◆ **WORK TO COMPLETE**:
Set down every entry once more, character for character.

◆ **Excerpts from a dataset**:
--- --- ---
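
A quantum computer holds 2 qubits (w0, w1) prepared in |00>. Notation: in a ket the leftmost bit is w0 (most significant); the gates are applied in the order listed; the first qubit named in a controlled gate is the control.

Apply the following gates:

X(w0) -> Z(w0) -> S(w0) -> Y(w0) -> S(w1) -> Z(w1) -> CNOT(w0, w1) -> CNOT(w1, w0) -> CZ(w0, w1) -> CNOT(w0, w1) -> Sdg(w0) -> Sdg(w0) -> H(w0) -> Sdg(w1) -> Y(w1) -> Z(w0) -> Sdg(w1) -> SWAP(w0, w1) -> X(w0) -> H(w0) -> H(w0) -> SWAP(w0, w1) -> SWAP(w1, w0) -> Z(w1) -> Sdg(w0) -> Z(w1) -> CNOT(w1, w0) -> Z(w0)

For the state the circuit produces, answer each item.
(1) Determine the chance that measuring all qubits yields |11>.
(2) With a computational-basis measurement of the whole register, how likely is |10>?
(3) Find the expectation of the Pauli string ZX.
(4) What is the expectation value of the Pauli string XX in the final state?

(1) The probability of measuring |11> is 1/2. Key observation: steps 20-21 multiply out to the identity, so the circuit reduces to the remaining gates.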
--- --- ---
◆ **WORKED SOLUTION**:
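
A quantum computer holds 2 qubits (w0, w1) prepared in |00>. Notation: in a ket the leftmost bit is w0 (most significant); the gates are applied in the order listed; the first qubit named in a controlled gate is the control.

Apply the following gates:

X(w0) -> Z(w0) -> S(w0) -> Y(w0) -> S(w1) -> Z(w1) -> CNOT(w0, w1) -> CNOT(w1, w0) -> CZ(w0, w1) -> CNOT(w0, w1) -> Sdg(w0) -> Sdg(w0) -> H(w0) -> Sdg(w1) -> Y(w1) -> Z(w0) -> Sdg(w1) -> SWAP(w0, w1) -> X(w0) -> H(w0) -> H(w0) -> SWAP(w0, w1) -> SWAP(w1, w0) -> Z(w1) -> Sdg(w0) -> Z(w1) -> CNOT(w1, w0) -> Z(w0)

For the state the circuit produces, answer each item.
(1) Determine the chance that measuring all qubits yields |11>.
(2) With a computational-basis measurement of the whole register, how likely is |10>?
(3) Find the expectation of the Pauli string ZX.
(4) What is the expectation value of the Pauli string XX in the final state?

(1) The probability of measuring |11> is 1/2. Key observation: steps 20-21 multiply out to the identity, so the circuit reduces to the remaining gates.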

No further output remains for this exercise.